_HOW TO COMPLETE THIS TASK_
Beginning at the line containing "2. Set A[6] = 46", print every line until the records end, keeping each exactly as it is.

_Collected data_
══════════════════════════════

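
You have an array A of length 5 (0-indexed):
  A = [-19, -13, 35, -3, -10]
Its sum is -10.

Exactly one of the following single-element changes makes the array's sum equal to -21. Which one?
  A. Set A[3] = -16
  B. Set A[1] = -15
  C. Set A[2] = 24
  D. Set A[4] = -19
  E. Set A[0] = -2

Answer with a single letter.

Answer: C

Derivation:
Option A: A[3] -3->-16, delta=-13, new_sum=-10+(-13)=-23
Option B: A[1] -13->-15, delta=-2, new_sum=-10+(-2)=-12
Option C: A[2] 35->24, delta=-11, new_sum=-10+(-11)=-21 <-- matches target
Option D: A[4] -10->-19, delta=-9, new_sum=-10+(-9)=-19
Option E: A[0] -19->-2, delta=17, new_sum=-10+(17)=7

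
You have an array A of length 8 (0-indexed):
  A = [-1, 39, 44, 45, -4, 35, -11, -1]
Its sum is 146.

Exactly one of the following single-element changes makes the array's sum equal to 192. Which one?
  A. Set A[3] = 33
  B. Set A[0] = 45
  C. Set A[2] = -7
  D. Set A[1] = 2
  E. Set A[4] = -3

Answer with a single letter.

Option A: A[3] 45->33, delta=-12, new_sum=146+(-12)=134
Option B: A[0] -1->45, delta=46, new_sum=146+(46)=192 <-- matches target
Option C: A[2] 44->-7, delta=-51, new_sum=146+(-51)=95
Option D: A[1] 39->2, delta=-37, new_sum=146+(-37)=109
Option E: A[4] -4->-3, delta=1, new_sum=146+(1)=147

Answer: B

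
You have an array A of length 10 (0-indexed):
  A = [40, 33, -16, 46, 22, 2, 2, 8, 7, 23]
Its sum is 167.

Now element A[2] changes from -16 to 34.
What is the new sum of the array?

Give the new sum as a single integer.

Answer: 217

Derivation:
Old value at index 2: -16
New value at index 2: 34
Delta = 34 - -16 = 50
New sum = old_sum + delta = 167 + (50) = 217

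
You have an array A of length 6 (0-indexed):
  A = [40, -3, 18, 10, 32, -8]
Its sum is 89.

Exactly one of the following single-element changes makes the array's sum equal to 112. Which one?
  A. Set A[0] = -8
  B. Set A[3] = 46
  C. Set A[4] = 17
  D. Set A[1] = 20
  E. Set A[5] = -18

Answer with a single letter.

Answer: D

Derivation:
Option A: A[0] 40->-8, delta=-48, new_sum=89+(-48)=41
Option B: A[3] 10->46, delta=36, new_sum=89+(36)=125
Option C: A[4] 32->17, delta=-15, new_sum=89+(-15)=74
Option D: A[1] -3->20, delta=23, new_sum=89+(23)=112 <-- matches target
Option E: A[5] -8->-18, delta=-10, new_sum=89+(-10)=79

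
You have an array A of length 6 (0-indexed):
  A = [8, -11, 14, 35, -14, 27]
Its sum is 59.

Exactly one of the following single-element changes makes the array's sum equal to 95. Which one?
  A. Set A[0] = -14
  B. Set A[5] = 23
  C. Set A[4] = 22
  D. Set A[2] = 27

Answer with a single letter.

Option A: A[0] 8->-14, delta=-22, new_sum=59+(-22)=37
Option B: A[5] 27->23, delta=-4, new_sum=59+(-4)=55
Option C: A[4] -14->22, delta=36, new_sum=59+(36)=95 <-- matches target
Option D: A[2] 14->27, delta=13, new_sum=59+(13)=72

Answer: C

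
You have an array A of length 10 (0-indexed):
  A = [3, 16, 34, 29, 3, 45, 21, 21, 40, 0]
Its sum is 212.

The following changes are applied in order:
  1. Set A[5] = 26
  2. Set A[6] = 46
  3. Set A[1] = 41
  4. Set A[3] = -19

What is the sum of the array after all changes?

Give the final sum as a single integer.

Answer: 195

Derivation:
Initial sum: 212
Change 1: A[5] 45 -> 26, delta = -19, sum = 193
Change 2: A[6] 21 -> 46, delta = 25, sum = 218
Change 3: A[1] 16 -> 41, delta = 25, sum = 243
Change 4: A[3] 29 -> -19, delta = -48, sum = 195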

══════════════════════════════

_WRITTEN RESPONSE_
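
  2. Set A[6] = 46
  3. Set A[1] = 41
  4. Set A[3] = -19

What is the sum of the array after all changes?

Give the final sum as a single integer.

Answer: 195

Derivation:
Initial sum: 212
Change 1: A[5] 45 -> 26, delta = -19, sum = 193
Change 2: A[6] 21 -> 46, delta = 25, sum = 218
Change 3: A[1] 16 -> 41, delta = 25, sum = 243
Change 4: A[3] 29 -> -19, delta = -48, sum = 195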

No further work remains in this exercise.